DESCRIPTION OF THE TASK:
Spot each line in the records below where the word "rows" occurs, then copy it.

[[ EXTRACTED DATA, beginning ]]

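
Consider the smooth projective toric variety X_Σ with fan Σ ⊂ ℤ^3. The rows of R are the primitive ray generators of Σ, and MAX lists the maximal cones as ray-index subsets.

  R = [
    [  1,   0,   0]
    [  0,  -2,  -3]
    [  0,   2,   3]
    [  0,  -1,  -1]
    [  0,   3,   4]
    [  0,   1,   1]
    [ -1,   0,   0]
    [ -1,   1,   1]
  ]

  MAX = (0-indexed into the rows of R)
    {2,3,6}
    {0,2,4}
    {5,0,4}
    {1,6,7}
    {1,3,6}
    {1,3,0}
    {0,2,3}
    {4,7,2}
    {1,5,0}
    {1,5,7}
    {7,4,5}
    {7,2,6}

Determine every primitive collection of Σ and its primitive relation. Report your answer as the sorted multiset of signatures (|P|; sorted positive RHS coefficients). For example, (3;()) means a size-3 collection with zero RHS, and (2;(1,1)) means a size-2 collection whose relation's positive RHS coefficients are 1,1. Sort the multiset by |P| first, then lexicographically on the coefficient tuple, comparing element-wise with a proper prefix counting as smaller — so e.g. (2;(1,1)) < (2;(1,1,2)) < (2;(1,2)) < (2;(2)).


|primitive collections| = 10. Relations:

  P = {0,6}:  v_{0} + v_{6} = 0  →  sig = (2;())
  P = {1,2}:  v_{1} + v_{2} = 0  →  sig = (2;())
  P = {3,5}:  v_{3} + v_{5} = 0  →  sig = (2;())
  P = {0,7}:  v_{0} + v_{7} = v_{5}  →  sig = (2;(1))
  P = {1,4}:  v_{1} + v_{4} = v_{5}  →  sig = (2;(1))
  P = {2,5}:  v_{2} + v_{5} = v_{4}  →  sig = (2;(1))
  P = {3,4}:  v_{3} + v_{4} = v_{2}  →  sig = (2;(1))
  P = {3,7}:  v_{3} + v_{7} = v_{6}  →  sig = (2;(1))
  P = {5,6}:  v_{5} + v_{6} = v_{7}  →  sig = (2;(1))
  P = {4,6}:  v_{4} + v_{6} = v_{2} + v_{7}  →  sig = (2;(1,1))

Hence PRS(X_Σ) =
{ (2;()) ×3,  (2;(1)) ×6,  (2;(1,1)) }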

[[ EXTRACTED DATA, end ]]

ANSWER TO THIS EXERCISE:
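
Consider the smooth projective toric variety X_Σ with fan Σ ⊂ ℤ^3. The rows of R are the primitive ray generators of Σ, and MAX lists the maximal cones as ray-index subsets.
  MAX = (0-indexed into the rows of R)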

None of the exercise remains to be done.